- [TASK PROMPT]:
Which lines of the data contain the string "specific"? Copy every one.

- [SUPPLIED RECORDS]:
▼
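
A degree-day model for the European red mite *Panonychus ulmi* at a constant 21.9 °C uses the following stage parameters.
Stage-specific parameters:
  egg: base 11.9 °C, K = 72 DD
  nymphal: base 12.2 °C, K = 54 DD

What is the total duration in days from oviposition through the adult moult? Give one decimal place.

egg: 72 / (21.9 − 11.9) = 72 / 10.0 = 7.200 d.
nymphal: 54 / (21.9 − 12.2) = 54 / 9.7 = 5.567 d.
Sum = 12.767 ≈ 12.8 days.

12.8 days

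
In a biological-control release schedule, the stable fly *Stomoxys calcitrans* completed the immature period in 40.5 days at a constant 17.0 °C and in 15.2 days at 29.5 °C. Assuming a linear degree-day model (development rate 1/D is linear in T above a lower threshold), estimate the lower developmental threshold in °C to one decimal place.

9.5 °C

Under the model K = D·(T − T_b), so D₁·(T₁ − T_b) = D₂·(T₂ − T_b).
40.5·(17.0 − T_b) = 15.2·(29.5 − T_b)
T_b = (40.5·17.0 − 15.2·29.5) / (40.5 − 15.2) = 240.10 / 25.3 = 9.490 °C ≈ 9.5 °C.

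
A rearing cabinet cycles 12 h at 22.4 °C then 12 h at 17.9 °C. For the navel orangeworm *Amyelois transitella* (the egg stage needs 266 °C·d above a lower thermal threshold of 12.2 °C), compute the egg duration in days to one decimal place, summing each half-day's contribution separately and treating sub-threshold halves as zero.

33.5 days

Day half: max(0, 22.4 − 12.2) × 0.5 = 10.2 × 0.5 = 5.10 DD.
Night half: max(0, 17.9 − 12.2) × 0.5 = 5.7 × 0.5 = 2.85 DD.
Per 24 h: 7.95 DD/day.
Duration = 266 / 7.95 = 33.459 ≈ 33.5 days.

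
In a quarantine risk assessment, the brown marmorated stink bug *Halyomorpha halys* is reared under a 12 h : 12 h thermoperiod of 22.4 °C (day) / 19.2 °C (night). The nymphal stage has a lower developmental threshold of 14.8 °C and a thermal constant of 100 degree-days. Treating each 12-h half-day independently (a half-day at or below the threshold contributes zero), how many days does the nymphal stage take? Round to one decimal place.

16.7 days

Day half: max(0, 22.4 − 14.8) × 0.5 = 7.6 × 0.5 = 3.80 DD.
Night half: max(0, 19.2 − 14.8) × 0.5 = 4.4 × 0.5 = 2.20 DD.
Per 24 h: 6.00 DD/day.
Duration = 100 / 6.00 = 16.667 ≈ 16.7 days.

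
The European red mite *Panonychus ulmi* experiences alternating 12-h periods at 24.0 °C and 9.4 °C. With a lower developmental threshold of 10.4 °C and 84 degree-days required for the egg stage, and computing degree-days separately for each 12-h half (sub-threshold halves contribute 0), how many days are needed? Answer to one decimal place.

12.4 days

Day half: max(0, 24.0 − 10.4) × 0.5 = 13.6 × 0.5 = 6.80 DD.
Night half: max(0, 9.4 − 10.4) × 0.5 = 0.0 × 0.5 = 0.00 DD.
Per 24 h: 6.80 DD/day.
Duration = 84 / 6.80 = 12.353 ≈ 12.4 days.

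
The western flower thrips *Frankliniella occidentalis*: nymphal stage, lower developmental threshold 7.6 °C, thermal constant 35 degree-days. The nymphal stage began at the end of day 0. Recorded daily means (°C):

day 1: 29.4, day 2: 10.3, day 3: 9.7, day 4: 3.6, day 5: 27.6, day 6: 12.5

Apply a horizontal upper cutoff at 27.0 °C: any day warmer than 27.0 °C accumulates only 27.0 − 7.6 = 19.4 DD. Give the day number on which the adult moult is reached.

day 5

Daily DD above 7.6 °C (capped at 19.4): 19.4, 2.7, 2.1, 0.0, 19.4, 4.9.
Cumulative: 19.4, 22.1, 24.2, 24.2, 43.6, 48.5.
The total first reaches 35 DD on day 5.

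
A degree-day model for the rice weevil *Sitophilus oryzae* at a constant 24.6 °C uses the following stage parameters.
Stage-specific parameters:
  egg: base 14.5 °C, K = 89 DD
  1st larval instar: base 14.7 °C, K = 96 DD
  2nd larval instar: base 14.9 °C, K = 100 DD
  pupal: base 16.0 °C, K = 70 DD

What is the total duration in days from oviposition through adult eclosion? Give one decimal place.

37.0 days

egg: 89 / (24.6 − 14.5) = 89 / 10.1 = 8.812 d.
1st larval instar: 96 / (24.6 − 14.7) = 96 / 9.9 = 9.697 d.
2nd larval instar: 100 / (24.6 − 14.9) = 100 / 9.7 = 10.309 d.
pupal: 70 / (24.6 − 16.0) = 70 / 8.6 = 8.140 d.
Sum = 36.958 ≈ 37.0 days.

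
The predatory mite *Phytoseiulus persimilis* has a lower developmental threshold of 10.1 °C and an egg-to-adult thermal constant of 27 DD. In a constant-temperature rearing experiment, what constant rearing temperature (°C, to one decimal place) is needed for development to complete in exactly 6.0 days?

14.6 °C

Required daily accumulation = 27 / 6.0 = 4.500 DD/day.
T = T_base + 4.500 = 10.1 + 4.500 = 14.600 ≈ 14.6 °C.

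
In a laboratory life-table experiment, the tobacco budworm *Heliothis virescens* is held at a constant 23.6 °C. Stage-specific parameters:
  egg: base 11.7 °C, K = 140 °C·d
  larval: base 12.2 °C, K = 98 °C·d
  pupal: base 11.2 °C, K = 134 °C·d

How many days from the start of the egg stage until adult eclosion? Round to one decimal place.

31.2 days

egg: 140 / (23.6 − 11.7) = 140 / 11.9 = 11.765 d.
larval: 98 / (23.6 − 12.2) = 98 / 11.4 = 8.596 d.
pupal: 134 / (23.6 − 11.2) = 134 / 12.4 = 10.806 d.
Sum = 31.168 ≈ 31.2 days.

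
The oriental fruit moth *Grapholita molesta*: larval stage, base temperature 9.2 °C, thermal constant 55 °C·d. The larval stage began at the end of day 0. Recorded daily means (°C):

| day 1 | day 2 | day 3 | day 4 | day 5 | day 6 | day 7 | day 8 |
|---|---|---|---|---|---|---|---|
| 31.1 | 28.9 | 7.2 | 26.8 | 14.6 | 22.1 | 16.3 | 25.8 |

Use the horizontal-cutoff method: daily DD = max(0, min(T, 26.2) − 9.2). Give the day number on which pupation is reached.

Daily DD above 9.2 °C (capped at 17.0): 17.0, 17.0, 0.0, 17.0, 5.4, 12.9, 7.1, 16.6.
Cumulative: 17.0, 34.0, 34.0, 51.0, 56.4, 69.3, 76.4, 93.0.
The total first reaches 55 DD on day 5.

day 5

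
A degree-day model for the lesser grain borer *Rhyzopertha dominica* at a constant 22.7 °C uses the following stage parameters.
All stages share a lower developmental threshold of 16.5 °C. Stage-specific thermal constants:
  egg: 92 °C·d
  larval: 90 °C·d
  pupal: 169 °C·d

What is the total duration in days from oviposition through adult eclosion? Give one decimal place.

56.6 days

Daily accumulation at 22.7 °C = 22.7 − 16.5 = 6.2 DD/day.
Total K = 92 + 90 + 169 = 351 DD.
Total duration = 351 / 6.2 = 56.613 ≈ 56.6 days.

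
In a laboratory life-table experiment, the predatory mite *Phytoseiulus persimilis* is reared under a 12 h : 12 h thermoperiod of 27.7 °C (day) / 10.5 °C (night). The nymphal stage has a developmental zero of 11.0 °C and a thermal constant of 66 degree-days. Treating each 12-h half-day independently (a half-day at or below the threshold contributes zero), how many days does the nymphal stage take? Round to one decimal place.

Day half: max(0, 27.7 − 11.0) × 0.5 = 16.7 × 0.5 = 8.35 DD.
Night half: max(0, 10.5 − 11.0) × 0.5 = 0.0 × 0.5 = 0.00 DD.
Per 24 h: 8.35 DD/day.
Duration = 66 / 8.35 = 7.904 ≈ 7.9 days.

7.9 days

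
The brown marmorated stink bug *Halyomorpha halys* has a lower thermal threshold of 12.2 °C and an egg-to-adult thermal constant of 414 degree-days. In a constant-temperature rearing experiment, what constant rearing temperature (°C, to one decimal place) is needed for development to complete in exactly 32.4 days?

Required daily accumulation = 414 / 32.4 = 12.778 DD/day.
T = T_base + 12.778 = 12.2 + 12.778 = 24.978 ≈ 25.0 °C.

25.0 °C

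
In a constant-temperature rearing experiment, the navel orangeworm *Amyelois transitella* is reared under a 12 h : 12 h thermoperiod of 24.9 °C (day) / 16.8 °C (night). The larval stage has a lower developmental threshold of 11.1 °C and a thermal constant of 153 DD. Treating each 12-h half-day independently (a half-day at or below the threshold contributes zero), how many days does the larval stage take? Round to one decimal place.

15.7 days

Day half: max(0, 24.9 − 11.1) × 0.5 = 13.8 × 0.5 = 6.90 DD.
Night half: max(0, 16.8 − 11.1) × 0.5 = 5.7 × 0.5 = 2.85 DD.
Per 24 h: 9.75 DD/day.
Duration = 153 / 9.75 = 15.692 ≈ 15.7 days.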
▲
- [SOLVED PROBLEM]:
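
Stage-specific parameters:
Stage-specific parameters:
In a laboratory life-table experiment, the tobacco budworm *Heliothis virescens* is held at a constant 23.6 °C. Stage-specific parameters:
All stages share a lower developmental threshold of 16.5 °C. Stage-specific thermal constants: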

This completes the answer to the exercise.